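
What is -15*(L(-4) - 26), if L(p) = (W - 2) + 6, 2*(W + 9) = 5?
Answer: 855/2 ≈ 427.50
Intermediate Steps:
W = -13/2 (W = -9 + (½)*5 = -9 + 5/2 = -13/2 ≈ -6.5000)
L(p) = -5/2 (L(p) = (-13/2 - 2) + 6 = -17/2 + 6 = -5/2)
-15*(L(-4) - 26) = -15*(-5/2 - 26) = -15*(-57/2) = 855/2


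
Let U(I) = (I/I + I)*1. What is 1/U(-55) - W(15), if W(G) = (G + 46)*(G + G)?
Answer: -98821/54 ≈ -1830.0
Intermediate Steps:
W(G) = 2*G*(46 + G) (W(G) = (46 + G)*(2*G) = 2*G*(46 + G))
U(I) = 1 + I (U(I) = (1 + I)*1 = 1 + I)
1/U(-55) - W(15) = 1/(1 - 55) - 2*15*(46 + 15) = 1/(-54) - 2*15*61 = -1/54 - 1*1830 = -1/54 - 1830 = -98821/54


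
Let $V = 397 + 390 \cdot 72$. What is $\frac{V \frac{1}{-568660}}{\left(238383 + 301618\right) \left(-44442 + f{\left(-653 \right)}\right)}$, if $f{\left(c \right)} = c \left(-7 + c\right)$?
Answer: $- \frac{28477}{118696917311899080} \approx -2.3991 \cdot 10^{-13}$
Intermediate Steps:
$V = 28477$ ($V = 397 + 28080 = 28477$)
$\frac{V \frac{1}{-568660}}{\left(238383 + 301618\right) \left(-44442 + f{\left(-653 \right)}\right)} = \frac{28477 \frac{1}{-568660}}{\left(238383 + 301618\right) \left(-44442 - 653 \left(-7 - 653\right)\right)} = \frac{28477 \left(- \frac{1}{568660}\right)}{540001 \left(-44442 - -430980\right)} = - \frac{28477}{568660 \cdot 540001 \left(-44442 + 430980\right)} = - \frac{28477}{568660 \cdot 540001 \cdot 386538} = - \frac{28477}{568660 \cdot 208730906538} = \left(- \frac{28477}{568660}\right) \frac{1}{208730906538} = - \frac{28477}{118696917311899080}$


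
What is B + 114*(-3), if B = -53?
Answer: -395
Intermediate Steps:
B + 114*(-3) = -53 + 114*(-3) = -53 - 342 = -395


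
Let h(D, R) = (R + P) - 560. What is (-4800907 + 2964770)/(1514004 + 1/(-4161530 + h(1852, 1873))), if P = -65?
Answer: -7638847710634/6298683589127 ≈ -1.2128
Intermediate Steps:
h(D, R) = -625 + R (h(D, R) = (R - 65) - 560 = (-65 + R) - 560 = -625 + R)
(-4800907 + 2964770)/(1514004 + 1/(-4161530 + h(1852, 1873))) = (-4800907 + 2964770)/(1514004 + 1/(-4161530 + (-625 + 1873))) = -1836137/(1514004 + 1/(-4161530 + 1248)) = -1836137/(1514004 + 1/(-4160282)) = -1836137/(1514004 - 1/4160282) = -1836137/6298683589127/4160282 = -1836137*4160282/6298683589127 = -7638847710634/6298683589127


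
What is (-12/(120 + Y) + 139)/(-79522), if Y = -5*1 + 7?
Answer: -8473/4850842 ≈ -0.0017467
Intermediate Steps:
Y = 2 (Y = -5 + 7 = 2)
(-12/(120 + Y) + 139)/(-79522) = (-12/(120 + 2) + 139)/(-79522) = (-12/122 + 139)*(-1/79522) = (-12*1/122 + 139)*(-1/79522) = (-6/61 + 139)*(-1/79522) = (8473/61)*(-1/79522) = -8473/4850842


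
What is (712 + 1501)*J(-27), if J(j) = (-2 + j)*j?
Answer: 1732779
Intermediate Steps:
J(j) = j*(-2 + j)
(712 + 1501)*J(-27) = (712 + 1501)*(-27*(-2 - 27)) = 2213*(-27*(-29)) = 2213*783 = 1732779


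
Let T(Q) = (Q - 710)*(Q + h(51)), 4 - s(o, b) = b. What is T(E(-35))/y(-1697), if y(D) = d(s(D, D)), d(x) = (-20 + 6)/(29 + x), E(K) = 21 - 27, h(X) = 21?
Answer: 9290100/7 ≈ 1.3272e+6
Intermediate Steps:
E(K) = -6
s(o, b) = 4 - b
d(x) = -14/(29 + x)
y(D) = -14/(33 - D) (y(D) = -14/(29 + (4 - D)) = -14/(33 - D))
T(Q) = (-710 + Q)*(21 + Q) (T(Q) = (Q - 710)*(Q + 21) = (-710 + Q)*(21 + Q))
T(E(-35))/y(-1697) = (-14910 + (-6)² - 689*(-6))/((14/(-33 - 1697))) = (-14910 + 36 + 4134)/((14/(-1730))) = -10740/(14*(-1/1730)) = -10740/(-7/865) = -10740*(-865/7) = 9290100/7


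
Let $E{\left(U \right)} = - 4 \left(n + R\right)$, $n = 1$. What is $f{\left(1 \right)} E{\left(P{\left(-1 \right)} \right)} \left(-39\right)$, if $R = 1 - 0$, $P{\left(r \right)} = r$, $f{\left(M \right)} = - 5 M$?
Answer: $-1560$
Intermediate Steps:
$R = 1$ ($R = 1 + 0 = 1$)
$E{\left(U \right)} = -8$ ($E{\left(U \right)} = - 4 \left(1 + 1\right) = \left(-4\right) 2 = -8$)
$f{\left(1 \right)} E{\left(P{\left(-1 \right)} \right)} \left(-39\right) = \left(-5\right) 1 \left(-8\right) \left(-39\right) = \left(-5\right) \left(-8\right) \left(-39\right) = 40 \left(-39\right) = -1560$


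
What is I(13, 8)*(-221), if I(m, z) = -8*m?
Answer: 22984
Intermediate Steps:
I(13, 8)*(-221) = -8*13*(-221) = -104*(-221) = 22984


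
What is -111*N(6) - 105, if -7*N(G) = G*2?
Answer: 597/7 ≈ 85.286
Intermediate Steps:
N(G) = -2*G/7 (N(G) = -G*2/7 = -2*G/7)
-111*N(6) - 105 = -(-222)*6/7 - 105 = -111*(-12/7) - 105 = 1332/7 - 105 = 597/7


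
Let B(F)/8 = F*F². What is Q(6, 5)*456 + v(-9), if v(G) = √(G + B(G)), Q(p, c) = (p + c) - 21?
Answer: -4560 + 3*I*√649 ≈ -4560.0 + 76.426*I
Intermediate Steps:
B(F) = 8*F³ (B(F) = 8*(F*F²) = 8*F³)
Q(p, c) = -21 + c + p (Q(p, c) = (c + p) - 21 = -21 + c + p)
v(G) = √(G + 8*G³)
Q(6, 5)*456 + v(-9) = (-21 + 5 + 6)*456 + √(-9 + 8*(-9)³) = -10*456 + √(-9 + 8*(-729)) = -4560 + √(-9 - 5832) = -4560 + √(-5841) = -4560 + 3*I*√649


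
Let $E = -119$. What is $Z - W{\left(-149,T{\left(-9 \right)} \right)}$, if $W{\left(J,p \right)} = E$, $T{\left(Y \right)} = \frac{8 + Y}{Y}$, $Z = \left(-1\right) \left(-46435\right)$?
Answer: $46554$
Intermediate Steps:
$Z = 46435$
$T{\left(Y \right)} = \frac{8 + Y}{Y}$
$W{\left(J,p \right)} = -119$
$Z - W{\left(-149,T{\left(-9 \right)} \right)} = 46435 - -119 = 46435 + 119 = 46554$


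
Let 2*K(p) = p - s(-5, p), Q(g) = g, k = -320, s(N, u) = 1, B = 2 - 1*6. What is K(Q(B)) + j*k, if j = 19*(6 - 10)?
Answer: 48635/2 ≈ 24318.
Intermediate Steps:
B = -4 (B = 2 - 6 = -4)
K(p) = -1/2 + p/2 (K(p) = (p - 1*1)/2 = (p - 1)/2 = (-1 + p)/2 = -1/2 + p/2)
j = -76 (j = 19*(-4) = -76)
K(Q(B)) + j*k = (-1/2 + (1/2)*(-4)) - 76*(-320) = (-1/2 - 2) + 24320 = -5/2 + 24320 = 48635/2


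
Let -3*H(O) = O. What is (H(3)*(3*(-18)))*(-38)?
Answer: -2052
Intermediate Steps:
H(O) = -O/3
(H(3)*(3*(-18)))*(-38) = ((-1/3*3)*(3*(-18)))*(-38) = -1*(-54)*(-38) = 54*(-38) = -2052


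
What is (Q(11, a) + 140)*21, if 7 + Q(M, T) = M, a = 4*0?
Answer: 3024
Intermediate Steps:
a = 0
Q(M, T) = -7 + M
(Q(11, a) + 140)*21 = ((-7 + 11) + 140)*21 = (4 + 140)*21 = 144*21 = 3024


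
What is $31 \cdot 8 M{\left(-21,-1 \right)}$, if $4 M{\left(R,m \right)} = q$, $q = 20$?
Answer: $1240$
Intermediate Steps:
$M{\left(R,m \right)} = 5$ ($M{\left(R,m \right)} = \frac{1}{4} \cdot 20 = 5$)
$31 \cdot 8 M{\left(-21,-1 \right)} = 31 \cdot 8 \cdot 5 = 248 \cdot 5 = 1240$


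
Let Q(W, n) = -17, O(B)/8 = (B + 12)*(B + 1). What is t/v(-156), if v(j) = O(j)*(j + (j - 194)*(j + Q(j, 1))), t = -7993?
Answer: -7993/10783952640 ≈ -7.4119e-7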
☆ ☆ ☆ ☆ ☆ ☆ ☆
**Problem requirements**.
Please set down again, word for word, only the lines from the start of the entries through the line with "Let $V = 397", both ends included.

**Answer to this task**.
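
What is -15*(L(-4) - 26), if L(p) = (W - 2) + 6, 2*(W + 9) = 5?
Answer: 855/2 ≈ 427.50
Intermediate Steps:
W = -13/2 (W = -9 + (½)*5 = -9 + 5/2 = -13/2 ≈ -6.5000)
L(p) = -5/2 (L(p) = (-13/2 - 2) + 6 = -17/2 + 6 = -5/2)
-15*(L(-4) - 26) = -15*(-5/2 - 26) = -15*(-57/2) = 855/2


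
Let U(I) = (I/I + I)*1. What is 1/U(-55) - W(15), if W(G) = (G + 46)*(G + G)?
Answer: -98821/54 ≈ -1830.0
Intermediate Steps:
W(G) = 2*G*(46 + G) (W(G) = (46 + G)*(2*G) = 2*G*(46 + G))
U(I) = 1 + I (U(I) = (1 + I)*1 = 1 + I)
1/U(-55) - W(15) = 1/(1 - 55) - 2*15*(46 + 15) = 1/(-54) - 2*15*61 = -1/54 - 1*1830 = -1/54 - 1830 = -98821/54


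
Let $V = 397 + 390 \cdot 72$. What is $\frac{V \frac{1}{-568660}}{\left(238383 + 301618\right) \left(-44442 + f{\left(-653 \right)}\right)}$, if $f{\left(c \right)} = c \left(-7 + c\right)$?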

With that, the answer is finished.